## [Task to complete]
Keep only the lines from the start of the data through the line containing "(J(y,y) → J(w,w))))", and output them exactly.

## [Given records]
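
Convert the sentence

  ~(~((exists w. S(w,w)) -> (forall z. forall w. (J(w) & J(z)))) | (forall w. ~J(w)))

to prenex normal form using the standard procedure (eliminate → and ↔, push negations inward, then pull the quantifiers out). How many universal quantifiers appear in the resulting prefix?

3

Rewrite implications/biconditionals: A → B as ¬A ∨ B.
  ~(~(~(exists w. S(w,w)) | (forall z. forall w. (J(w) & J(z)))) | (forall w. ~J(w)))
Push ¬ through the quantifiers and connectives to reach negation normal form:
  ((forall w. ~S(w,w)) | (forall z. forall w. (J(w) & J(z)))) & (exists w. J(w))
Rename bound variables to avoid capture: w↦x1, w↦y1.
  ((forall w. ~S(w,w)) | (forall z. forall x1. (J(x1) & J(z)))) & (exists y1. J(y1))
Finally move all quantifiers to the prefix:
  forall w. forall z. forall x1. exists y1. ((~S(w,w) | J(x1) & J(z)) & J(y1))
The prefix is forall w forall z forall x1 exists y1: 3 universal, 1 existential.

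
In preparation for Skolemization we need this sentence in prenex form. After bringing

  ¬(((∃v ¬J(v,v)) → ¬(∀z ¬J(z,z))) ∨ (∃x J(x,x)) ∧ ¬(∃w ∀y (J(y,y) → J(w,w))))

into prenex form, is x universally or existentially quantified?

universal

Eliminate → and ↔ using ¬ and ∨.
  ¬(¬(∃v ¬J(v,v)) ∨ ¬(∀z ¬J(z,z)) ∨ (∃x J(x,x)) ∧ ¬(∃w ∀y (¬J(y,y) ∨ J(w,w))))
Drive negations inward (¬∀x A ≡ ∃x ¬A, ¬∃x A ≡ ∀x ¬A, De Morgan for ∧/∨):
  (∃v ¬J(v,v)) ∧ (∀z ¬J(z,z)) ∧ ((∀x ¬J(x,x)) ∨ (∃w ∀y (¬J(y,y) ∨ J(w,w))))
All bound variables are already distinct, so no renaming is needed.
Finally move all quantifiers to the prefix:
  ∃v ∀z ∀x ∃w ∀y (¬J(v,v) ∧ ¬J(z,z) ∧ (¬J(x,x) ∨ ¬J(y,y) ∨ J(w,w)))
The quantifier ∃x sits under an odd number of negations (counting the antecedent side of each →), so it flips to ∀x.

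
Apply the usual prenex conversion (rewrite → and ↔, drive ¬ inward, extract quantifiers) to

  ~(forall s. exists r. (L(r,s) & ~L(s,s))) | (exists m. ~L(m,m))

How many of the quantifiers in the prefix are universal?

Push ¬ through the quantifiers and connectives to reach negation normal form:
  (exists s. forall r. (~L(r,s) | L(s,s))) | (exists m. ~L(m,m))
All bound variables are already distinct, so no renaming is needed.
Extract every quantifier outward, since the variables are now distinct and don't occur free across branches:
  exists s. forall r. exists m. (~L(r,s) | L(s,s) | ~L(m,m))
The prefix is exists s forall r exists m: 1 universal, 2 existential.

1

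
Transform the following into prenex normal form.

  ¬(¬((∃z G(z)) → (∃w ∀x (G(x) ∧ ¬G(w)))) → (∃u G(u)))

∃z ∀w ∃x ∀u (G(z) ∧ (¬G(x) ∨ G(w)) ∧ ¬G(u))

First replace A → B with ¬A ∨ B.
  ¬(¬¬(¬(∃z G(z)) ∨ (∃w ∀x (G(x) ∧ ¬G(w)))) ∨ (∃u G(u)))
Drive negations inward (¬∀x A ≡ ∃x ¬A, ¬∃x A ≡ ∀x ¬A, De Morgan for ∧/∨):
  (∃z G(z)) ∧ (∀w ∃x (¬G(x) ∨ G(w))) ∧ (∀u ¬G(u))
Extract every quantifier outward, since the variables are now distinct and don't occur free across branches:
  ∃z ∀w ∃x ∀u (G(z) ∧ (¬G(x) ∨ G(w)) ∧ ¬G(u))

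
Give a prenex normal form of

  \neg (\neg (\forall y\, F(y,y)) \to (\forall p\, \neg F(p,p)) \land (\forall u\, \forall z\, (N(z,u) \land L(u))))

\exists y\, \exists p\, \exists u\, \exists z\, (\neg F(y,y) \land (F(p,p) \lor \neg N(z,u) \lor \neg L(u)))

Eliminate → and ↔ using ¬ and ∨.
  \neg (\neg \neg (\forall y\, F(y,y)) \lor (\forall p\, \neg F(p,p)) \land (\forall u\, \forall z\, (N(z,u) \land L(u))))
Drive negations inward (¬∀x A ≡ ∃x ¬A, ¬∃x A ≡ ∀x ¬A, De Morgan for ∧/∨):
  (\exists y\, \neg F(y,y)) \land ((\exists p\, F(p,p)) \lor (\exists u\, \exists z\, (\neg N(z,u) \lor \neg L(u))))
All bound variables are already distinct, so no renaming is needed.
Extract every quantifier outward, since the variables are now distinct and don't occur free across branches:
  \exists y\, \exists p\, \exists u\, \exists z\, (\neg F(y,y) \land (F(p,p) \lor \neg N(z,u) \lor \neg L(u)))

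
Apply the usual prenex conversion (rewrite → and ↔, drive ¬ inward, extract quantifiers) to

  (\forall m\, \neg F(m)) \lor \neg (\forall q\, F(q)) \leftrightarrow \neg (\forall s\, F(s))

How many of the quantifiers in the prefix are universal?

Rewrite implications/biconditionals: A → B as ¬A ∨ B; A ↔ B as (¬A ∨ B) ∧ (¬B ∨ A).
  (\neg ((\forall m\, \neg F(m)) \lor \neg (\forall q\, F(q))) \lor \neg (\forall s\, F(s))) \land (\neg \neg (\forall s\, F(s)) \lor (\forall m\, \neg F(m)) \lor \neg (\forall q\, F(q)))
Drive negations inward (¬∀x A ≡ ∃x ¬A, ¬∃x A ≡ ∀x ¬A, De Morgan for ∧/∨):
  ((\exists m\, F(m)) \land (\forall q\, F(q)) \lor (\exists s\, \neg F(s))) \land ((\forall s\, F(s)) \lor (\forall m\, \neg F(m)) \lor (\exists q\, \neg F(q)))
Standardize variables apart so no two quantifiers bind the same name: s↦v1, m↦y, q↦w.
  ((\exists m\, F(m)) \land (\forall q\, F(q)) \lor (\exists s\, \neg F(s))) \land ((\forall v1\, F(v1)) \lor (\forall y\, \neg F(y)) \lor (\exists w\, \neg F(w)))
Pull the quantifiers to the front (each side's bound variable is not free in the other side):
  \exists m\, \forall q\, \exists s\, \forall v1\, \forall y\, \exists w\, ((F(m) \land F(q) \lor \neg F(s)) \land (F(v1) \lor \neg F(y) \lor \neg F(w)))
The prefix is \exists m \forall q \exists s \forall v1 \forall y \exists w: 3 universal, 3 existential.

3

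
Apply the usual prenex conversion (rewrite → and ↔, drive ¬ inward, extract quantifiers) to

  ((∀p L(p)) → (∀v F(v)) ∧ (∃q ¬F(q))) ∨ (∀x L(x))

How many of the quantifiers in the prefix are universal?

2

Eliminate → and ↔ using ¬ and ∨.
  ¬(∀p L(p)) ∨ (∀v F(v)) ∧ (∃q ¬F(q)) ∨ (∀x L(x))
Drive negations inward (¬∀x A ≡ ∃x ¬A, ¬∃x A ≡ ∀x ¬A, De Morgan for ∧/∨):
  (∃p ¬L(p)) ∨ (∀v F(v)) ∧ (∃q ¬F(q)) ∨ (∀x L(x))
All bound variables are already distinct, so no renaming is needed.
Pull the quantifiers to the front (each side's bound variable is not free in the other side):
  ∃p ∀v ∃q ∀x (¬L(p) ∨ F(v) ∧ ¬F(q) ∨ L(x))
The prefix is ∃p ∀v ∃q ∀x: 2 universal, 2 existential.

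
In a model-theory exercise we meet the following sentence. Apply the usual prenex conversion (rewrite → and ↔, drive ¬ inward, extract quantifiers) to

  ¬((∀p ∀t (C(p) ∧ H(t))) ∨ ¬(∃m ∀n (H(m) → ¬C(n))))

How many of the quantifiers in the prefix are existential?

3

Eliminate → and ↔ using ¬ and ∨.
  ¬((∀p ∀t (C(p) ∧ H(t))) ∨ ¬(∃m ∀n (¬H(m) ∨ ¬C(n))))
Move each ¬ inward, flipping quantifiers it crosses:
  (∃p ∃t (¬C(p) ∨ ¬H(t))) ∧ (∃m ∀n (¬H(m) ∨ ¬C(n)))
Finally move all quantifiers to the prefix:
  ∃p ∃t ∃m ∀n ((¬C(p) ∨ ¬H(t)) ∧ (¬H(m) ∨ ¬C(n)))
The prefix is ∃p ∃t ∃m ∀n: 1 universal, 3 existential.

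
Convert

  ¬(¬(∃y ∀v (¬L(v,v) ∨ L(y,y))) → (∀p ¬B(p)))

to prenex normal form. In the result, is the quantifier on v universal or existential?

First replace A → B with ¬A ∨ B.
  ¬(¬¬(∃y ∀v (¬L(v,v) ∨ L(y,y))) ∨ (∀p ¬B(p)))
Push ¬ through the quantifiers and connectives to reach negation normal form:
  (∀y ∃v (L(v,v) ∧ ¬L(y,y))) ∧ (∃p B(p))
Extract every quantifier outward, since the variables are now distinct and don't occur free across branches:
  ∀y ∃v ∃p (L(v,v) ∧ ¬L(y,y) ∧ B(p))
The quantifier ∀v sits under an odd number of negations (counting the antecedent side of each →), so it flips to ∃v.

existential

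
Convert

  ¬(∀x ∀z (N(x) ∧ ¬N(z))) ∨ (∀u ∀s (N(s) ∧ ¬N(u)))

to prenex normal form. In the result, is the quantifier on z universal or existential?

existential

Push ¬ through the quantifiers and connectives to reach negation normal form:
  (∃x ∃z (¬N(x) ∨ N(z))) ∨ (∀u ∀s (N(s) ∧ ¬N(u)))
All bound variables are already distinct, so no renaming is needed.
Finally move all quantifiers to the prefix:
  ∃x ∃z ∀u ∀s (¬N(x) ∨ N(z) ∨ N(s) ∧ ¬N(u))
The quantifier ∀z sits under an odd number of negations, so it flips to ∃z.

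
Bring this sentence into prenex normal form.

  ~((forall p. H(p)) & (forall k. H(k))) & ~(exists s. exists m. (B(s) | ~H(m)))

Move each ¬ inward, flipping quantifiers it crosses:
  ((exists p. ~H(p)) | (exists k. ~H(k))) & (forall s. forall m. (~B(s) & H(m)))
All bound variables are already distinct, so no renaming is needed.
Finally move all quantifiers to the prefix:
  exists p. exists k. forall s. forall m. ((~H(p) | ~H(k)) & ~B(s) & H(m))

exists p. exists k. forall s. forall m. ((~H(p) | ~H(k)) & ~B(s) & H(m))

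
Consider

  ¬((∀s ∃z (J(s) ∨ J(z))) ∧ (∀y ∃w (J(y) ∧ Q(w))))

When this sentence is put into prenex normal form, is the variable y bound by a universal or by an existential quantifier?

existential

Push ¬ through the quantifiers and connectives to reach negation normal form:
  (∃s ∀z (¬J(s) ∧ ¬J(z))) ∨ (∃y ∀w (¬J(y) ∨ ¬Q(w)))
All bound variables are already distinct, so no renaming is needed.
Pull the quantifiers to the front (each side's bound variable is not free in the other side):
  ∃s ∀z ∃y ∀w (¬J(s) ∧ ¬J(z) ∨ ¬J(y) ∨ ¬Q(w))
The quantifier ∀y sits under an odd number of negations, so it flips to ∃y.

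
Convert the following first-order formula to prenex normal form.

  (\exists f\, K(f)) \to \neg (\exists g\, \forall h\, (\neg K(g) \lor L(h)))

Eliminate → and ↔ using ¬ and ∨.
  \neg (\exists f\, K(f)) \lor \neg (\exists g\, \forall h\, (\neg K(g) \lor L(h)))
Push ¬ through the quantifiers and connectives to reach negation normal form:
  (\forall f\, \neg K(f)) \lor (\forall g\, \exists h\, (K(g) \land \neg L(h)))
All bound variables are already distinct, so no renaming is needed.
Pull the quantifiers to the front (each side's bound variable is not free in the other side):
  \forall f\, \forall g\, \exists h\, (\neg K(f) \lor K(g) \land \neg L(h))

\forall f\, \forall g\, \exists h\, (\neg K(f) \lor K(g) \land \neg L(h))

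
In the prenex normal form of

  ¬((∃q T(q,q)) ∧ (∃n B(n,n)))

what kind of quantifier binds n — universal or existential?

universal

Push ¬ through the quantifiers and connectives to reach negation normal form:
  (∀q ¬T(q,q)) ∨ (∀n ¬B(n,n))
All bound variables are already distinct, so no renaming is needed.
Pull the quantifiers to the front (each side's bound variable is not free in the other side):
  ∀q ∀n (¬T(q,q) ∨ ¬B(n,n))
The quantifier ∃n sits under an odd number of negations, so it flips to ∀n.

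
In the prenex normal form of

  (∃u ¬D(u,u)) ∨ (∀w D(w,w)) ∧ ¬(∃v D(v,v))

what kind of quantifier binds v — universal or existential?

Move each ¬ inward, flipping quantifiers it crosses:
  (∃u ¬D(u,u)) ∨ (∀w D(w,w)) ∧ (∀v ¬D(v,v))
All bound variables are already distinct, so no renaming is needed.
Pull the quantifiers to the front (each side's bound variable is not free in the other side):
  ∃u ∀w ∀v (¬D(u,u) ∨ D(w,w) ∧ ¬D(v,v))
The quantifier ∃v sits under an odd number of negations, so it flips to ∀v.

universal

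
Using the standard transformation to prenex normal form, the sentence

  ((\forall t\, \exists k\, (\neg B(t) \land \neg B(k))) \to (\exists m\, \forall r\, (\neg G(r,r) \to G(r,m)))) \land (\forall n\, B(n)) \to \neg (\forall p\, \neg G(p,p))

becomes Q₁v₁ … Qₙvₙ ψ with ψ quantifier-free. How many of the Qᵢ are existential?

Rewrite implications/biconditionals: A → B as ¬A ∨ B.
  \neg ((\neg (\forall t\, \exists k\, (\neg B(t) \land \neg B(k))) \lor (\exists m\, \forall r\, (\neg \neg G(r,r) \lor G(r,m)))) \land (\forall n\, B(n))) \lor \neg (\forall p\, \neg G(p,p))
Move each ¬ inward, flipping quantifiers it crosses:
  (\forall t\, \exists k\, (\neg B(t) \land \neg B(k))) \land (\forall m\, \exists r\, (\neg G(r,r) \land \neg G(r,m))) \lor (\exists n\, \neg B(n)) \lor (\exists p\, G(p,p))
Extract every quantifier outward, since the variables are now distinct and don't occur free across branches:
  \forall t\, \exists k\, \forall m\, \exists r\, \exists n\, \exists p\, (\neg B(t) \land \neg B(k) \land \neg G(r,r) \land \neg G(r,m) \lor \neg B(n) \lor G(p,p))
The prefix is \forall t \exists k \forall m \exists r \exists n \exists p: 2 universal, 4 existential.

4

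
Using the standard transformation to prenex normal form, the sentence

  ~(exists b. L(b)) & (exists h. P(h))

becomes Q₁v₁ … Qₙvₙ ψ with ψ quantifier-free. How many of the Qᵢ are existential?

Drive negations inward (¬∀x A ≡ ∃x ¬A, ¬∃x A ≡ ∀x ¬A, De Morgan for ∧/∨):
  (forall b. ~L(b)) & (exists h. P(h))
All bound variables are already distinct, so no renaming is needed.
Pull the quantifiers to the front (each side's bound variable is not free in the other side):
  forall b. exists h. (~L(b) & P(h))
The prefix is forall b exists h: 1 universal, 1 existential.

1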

## [Answer section]
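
Convert the sentence

  ~(~((exists w. S(w,w)) -> (forall z. forall w. (J(w) & J(z)))) | (forall w. ~J(w)))

to prenex normal form using the standard procedure (eliminate → and ↔, push negations inward, then pull the quantifiers out). How many universal quantifiers appear in the resulting prefix?

3

Rewrite implications/biconditionals: A → B as ¬A ∨ B.
  ~(~(~(exists w. S(w,w)) | (forall z. forall w. (J(w) & J(z)))) | (forall w. ~J(w)))
Push ¬ through the quantifiers and connectives to reach negation normal form:
  ((forall w. ~S(w,w)) | (forall z. forall w. (J(w) & J(z)))) & (exists w. J(w))
Rename bound variables to avoid capture: w↦x1, w↦y1.
  ((forall w. ~S(w,w)) | (forall z. forall x1. (J(x1) & J(z)))) & (exists y1. J(y1))
Finally move all quantifiers to the prefix:
  forall w. forall z. forall x1. exists y1. ((~S(w,w) | J(x1) & J(z)) & J(y1))
The prefix is forall w forall z forall x1 exists y1: 3 universal, 1 existential.

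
In preparation for Skolemization we need this sentence in prenex form. After bringing

  ¬(((∃v ¬J(v,v)) → ¬(∀z ¬J(z,z))) ∨ (∃x J(x,x)) ∧ ¬(∃w ∀y (J(y,y) → J(w,w))))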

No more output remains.